[Excerpted records]

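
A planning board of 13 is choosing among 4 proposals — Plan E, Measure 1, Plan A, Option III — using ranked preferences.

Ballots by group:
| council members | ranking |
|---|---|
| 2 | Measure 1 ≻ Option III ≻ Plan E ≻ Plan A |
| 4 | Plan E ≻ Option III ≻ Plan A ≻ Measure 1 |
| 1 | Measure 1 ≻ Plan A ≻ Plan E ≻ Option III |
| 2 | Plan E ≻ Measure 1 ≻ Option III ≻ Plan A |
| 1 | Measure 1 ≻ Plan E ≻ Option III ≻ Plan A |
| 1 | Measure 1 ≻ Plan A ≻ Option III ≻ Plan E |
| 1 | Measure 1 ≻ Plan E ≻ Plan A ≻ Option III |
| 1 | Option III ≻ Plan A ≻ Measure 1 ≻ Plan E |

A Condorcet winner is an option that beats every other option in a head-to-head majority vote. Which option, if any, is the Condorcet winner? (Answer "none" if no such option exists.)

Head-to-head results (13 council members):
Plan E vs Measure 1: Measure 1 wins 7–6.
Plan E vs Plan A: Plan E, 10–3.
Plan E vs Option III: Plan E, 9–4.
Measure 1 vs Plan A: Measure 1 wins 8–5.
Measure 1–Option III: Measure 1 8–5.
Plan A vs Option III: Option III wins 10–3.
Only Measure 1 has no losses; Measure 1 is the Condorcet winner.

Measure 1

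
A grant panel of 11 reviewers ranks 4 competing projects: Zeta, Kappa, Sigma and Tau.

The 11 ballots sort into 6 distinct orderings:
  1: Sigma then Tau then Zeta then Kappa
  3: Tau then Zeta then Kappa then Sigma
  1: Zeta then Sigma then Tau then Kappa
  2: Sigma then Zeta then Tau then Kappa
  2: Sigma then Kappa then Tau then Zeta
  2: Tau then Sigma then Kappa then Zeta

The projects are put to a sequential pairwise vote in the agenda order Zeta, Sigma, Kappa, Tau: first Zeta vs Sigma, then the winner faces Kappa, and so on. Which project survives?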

[/Excerpted records]

Your assignment: Write out exactly the lines above between the line with "Measure 1 |" and the line with "2: Tau then Sigma then Kappa then Zeta", inclusive, and nothing beyond them.

Task output:
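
| 4 | Plan E ≻ Option III ≻ Plan A ≻ Measure 1 |
| 1 | Measure 1 ≻ Plan A ≻ Plan E ≻ Option III |
| 2 | Plan E ≻ Measure 1 ≻ Option III ≻ Plan A |
| 1 | Measure 1 ≻ Plan E ≻ Option III ≻ Plan A |
| 1 | Measure 1 ≻ Plan A ≻ Option III ≻ Plan E |
| 1 | Measure 1 ≻ Plan E ≻ Plan A ≻ Option III |
| 1 | Option III ≻ Plan A ≻ Measure 1 ≻ Plan E |

A Condorcet winner is an option that beats every other option in a head-to-head majority vote. Which option, if any, is the Condorcet winner? (Answer "none" if no such option exists.)

Head-to-head results (13 council members):
Plan E vs Measure 1: Measure 1 wins 7–6.
Plan E vs Plan A: Plan E, 10–3.
Plan E vs Option III: Plan E, 9–4.
Measure 1 vs Plan A: Measure 1 wins 8–5.
Measure 1–Option III: Measure 1 8–5.
Plan A vs Option III: Option III wins 10–3.
Only Measure 1 has no losses; Measure 1 is the Condorcet winner.

Measure 1

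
A grant panel of 11 reviewers ranks 4 competing projects: Zeta, Kappa, Sigma and Tau.

The 11 ballots sort into 6 distinct orderings:
  1: Sigma then Tau then Zeta then Kappa
  3: Tau then Zeta then Kappa then Sigma
  1: Zeta then Sigma then Tau then Kappa
  2: Sigma then Zeta then Tau then Kappa
  2: Sigma then Kappa then Tau then Zeta
  2: Tau then Sigma then Kappa then Zeta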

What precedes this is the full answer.